EXERCISE BRIEF: Report every line in the records below that holds the word "listed".

DATA SUPPLIED:
◆ ◆ ◆ ◆

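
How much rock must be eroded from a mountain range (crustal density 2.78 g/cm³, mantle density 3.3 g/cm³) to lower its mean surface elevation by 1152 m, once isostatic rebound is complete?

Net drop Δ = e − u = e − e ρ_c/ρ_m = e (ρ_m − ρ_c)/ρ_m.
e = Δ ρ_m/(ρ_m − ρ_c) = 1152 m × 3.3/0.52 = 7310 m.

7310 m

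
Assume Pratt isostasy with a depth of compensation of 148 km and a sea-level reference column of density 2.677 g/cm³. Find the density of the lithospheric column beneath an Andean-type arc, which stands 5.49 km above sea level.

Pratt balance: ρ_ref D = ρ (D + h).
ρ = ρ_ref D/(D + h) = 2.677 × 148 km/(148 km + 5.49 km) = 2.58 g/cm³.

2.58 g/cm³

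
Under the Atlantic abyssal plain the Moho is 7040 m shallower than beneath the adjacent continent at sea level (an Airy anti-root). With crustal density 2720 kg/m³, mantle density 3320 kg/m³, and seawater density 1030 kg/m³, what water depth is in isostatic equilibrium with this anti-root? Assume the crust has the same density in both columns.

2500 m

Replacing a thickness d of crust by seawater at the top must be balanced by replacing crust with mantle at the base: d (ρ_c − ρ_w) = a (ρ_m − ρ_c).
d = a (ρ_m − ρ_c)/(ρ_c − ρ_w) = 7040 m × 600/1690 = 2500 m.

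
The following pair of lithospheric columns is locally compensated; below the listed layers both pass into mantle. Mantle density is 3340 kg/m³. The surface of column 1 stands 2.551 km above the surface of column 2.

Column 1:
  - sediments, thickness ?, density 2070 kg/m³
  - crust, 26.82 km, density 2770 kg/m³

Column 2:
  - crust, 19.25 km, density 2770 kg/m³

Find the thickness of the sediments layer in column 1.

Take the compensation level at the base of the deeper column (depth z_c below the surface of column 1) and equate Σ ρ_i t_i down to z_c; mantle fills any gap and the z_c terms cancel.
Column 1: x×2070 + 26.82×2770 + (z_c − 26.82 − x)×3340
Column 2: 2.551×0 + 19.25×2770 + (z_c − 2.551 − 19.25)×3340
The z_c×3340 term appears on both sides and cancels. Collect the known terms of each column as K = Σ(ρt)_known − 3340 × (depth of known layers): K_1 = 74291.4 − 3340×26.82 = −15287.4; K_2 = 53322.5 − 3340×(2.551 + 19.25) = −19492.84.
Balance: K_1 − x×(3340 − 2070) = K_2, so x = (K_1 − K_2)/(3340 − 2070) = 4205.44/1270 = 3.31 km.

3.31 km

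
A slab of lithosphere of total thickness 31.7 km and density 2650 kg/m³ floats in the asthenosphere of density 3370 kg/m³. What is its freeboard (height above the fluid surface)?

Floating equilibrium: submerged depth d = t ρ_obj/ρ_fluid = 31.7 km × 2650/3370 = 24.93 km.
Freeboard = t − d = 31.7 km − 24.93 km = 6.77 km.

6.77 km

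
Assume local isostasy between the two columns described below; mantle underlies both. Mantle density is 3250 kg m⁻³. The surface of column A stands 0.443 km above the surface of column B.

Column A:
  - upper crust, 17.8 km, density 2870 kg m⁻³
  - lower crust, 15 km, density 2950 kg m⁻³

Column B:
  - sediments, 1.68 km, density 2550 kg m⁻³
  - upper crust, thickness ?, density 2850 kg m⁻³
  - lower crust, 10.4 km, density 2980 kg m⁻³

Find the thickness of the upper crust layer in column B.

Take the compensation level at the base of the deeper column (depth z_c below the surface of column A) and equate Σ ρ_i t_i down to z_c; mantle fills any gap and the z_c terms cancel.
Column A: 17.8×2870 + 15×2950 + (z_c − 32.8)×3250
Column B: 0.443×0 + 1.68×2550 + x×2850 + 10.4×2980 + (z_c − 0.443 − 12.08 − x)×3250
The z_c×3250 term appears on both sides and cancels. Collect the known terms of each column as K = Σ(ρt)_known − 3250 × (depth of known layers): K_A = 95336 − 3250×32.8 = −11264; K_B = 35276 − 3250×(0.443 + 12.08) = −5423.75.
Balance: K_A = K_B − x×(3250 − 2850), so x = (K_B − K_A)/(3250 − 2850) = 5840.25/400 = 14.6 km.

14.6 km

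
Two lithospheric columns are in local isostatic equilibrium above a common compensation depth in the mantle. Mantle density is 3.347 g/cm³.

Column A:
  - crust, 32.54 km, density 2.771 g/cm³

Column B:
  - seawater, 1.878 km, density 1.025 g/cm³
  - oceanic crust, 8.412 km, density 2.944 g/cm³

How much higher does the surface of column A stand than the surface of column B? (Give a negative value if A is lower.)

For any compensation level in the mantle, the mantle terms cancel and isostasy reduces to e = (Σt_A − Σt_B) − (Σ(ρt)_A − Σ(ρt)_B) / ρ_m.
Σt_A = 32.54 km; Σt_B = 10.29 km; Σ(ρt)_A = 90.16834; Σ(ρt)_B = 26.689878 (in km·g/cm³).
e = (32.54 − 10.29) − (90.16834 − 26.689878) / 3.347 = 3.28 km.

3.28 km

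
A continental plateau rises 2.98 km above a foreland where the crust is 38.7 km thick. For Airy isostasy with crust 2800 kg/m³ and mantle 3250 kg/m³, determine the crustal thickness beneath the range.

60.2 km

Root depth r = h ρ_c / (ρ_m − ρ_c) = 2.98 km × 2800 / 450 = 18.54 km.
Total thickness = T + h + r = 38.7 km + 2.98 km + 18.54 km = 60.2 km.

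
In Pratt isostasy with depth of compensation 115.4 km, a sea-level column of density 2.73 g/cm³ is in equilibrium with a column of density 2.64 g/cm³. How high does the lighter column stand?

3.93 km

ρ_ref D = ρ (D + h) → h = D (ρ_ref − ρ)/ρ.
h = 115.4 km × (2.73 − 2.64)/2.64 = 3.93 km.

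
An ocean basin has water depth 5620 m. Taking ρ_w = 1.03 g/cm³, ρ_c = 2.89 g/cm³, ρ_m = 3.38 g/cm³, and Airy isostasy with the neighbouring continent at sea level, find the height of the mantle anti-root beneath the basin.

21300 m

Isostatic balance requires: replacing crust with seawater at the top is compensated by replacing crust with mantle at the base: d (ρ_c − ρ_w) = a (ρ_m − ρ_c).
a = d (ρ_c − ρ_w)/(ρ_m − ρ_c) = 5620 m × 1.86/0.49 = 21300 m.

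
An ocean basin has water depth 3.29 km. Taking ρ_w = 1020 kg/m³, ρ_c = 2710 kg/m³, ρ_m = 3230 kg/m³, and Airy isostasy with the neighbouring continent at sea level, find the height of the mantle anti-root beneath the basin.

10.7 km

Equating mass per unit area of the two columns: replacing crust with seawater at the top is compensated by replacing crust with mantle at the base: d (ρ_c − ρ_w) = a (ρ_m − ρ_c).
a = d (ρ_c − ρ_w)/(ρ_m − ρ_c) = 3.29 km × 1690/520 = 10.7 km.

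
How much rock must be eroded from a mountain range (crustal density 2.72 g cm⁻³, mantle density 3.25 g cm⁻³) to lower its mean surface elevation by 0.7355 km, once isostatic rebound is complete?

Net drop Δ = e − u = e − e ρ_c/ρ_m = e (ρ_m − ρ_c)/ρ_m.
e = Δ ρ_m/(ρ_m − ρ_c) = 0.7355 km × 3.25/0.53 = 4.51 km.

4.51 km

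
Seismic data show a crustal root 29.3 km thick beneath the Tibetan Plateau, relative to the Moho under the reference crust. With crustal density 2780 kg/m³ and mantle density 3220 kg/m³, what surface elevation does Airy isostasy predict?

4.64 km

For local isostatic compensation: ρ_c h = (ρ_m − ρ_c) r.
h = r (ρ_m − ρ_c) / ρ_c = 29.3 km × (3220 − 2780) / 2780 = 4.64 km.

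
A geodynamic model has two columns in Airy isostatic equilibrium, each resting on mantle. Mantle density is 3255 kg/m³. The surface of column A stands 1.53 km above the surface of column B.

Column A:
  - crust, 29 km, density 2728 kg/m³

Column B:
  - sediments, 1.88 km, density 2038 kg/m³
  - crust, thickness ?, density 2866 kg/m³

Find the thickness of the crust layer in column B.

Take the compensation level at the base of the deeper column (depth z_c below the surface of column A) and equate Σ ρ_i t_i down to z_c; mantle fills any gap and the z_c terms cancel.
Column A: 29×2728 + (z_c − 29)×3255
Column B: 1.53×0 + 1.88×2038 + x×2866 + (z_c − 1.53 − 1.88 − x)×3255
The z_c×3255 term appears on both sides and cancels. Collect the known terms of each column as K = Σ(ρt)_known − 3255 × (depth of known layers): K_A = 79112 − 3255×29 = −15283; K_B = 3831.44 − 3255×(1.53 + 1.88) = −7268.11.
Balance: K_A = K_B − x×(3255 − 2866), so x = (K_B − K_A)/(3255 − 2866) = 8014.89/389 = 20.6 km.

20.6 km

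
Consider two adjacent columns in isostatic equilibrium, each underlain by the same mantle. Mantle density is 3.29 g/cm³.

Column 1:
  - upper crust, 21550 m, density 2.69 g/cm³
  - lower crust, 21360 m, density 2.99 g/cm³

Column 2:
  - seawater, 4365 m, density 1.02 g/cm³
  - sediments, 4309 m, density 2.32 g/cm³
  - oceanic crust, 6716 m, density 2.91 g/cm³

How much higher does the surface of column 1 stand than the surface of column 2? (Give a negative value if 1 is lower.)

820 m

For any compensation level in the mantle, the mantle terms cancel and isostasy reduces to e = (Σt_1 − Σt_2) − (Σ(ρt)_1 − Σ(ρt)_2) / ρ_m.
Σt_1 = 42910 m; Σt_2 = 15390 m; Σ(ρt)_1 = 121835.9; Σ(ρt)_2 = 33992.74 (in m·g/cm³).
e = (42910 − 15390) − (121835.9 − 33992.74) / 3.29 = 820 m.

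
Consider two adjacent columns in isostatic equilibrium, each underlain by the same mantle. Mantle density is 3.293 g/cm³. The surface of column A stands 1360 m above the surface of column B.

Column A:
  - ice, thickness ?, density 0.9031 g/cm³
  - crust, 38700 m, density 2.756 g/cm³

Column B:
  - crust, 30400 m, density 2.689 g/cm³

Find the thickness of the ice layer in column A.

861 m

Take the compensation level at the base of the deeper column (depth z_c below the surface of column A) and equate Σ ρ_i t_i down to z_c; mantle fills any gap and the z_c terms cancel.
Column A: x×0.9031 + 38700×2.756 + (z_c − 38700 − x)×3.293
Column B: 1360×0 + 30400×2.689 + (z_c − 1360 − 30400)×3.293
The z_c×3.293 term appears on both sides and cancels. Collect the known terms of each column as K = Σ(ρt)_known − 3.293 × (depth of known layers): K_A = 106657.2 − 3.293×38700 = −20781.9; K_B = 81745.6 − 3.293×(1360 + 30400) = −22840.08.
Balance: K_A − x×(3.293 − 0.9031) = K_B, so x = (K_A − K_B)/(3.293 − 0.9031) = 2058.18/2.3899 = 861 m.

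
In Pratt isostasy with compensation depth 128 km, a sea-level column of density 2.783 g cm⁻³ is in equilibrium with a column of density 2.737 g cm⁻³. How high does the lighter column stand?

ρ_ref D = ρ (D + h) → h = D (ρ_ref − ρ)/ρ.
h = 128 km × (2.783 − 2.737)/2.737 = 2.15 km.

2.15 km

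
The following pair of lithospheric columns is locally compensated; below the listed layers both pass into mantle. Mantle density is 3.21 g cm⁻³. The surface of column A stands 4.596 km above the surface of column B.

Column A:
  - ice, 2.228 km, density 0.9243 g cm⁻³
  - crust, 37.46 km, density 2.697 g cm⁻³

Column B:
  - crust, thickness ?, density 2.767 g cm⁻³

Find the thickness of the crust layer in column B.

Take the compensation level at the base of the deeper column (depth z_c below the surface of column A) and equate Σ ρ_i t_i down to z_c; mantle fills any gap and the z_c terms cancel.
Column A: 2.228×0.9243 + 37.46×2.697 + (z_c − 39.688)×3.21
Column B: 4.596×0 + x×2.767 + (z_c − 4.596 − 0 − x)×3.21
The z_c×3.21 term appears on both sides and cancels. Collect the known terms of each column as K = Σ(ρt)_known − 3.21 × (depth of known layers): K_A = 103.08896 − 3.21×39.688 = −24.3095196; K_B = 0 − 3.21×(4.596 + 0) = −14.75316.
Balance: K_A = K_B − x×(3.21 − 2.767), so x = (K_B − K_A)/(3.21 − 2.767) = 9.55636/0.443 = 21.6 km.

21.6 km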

◆ ◆ ◆ ◆

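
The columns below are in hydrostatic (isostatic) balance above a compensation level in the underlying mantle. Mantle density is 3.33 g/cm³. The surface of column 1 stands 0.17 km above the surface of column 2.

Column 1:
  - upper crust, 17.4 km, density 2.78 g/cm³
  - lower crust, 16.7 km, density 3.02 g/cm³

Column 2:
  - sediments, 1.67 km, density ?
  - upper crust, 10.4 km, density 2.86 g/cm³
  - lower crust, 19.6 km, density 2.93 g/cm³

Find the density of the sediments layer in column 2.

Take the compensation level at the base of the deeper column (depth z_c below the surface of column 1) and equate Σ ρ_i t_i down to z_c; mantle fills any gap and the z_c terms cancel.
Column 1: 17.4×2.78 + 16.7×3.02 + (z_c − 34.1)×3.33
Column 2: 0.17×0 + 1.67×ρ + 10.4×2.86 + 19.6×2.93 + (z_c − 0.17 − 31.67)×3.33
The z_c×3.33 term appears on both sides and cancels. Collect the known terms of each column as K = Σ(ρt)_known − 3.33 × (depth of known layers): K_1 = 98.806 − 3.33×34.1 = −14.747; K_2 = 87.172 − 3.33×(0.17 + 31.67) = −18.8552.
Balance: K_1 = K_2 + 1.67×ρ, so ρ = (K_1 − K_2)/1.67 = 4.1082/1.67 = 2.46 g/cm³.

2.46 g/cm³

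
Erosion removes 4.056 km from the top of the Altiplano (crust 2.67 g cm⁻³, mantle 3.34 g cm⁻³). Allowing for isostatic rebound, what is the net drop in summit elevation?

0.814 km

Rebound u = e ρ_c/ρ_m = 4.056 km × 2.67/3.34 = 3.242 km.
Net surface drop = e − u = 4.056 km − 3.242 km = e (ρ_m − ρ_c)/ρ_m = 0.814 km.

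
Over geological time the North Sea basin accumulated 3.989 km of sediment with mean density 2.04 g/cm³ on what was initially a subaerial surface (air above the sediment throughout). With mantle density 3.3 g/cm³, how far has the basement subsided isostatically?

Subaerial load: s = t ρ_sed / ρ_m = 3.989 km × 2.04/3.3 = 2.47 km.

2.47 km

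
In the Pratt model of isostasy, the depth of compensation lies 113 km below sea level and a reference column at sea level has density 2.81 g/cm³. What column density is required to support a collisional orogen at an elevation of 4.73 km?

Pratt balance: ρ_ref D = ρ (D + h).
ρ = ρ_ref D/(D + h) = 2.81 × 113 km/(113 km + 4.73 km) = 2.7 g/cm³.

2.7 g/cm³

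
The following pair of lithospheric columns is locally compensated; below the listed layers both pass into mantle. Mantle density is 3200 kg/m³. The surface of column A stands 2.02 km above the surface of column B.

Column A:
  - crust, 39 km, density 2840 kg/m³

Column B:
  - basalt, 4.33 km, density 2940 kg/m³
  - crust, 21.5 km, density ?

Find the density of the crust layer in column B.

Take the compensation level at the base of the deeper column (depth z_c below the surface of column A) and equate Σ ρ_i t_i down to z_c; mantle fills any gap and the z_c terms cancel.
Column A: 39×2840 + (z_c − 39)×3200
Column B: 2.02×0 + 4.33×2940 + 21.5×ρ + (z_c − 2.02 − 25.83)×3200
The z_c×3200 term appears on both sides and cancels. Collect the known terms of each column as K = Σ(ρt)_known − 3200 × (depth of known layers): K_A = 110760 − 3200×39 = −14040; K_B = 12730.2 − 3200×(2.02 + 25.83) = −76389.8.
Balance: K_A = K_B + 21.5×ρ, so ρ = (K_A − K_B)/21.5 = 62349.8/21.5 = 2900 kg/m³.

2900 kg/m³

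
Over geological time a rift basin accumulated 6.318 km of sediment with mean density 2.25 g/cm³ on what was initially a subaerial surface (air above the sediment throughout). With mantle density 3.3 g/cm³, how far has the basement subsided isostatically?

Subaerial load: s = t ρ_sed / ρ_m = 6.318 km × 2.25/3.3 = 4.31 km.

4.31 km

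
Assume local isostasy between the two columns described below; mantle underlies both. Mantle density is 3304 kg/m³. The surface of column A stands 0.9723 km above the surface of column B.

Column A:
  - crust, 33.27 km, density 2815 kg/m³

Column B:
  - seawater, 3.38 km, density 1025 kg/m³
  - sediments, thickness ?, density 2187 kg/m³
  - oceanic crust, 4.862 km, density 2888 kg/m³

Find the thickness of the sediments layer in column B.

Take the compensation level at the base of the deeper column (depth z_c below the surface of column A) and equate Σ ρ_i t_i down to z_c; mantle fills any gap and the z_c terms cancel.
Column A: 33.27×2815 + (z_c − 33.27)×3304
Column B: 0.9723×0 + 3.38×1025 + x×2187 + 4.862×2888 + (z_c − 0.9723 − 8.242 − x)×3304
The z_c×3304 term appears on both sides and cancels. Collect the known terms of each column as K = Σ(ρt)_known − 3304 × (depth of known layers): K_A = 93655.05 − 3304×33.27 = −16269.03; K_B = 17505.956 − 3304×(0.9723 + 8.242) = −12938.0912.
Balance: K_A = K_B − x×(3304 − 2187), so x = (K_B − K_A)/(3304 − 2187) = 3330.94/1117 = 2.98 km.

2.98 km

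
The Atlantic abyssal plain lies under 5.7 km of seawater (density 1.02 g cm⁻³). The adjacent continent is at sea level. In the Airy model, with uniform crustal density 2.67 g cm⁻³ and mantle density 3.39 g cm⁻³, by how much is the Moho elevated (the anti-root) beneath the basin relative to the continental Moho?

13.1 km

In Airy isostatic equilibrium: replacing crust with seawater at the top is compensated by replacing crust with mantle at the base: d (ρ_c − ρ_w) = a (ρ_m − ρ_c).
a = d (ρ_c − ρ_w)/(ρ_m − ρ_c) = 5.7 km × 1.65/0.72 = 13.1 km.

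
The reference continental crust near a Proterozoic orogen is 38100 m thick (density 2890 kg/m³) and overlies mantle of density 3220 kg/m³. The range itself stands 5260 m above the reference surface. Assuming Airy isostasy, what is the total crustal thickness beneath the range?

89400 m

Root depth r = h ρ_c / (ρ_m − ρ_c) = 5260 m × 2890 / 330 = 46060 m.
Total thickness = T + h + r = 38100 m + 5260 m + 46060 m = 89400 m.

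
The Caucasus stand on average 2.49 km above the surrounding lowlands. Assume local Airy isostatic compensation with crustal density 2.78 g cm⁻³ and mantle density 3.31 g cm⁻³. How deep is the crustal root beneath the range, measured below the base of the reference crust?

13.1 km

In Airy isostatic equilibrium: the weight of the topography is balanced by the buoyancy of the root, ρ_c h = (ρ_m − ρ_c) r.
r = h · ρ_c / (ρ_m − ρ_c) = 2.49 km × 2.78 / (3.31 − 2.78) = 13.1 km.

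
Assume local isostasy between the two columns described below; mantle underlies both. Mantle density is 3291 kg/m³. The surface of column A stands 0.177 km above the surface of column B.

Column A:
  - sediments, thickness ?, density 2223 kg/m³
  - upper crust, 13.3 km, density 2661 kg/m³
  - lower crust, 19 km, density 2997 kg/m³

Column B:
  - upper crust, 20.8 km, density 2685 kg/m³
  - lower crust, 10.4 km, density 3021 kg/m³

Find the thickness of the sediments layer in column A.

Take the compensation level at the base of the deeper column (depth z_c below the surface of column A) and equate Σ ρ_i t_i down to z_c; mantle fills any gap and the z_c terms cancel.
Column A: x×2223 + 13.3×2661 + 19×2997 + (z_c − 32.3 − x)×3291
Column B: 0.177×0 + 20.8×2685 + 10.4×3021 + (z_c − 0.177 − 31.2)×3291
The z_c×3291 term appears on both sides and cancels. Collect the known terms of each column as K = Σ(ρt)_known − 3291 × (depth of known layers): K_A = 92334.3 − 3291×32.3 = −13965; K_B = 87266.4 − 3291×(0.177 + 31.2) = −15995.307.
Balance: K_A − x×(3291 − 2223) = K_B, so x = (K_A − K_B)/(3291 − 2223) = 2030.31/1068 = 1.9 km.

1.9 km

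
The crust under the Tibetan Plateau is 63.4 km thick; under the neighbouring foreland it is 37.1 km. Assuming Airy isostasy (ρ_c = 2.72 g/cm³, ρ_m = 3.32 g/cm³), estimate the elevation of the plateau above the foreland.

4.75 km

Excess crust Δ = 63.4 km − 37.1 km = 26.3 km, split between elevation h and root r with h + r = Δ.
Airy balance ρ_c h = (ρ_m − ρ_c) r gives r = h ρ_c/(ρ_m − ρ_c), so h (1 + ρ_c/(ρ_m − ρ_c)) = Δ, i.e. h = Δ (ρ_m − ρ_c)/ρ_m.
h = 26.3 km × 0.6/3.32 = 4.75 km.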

◆ ◆ ◆ ◆

THE COMPLETED TASK:
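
The following pair of lithospheric columns is locally compensated; below the listed layers both pass into mantle. Mantle density is 3340 kg/m³. The surface of column 1 stands 2.551 km above the surface of column 2.
The following pair of lithospheric columns is locally compensated; below the listed layers both pass into mantle. Mantle density is 3.21 g cm⁻³. The surface of column A stands 4.596 km above the surface of column B.
The following pair of lithospheric columns is locally compensated; below the listed layers both pass into mantle. Mantle density is 3200 kg/m³. The surface of column A stands 2.02 km above the surface of column B.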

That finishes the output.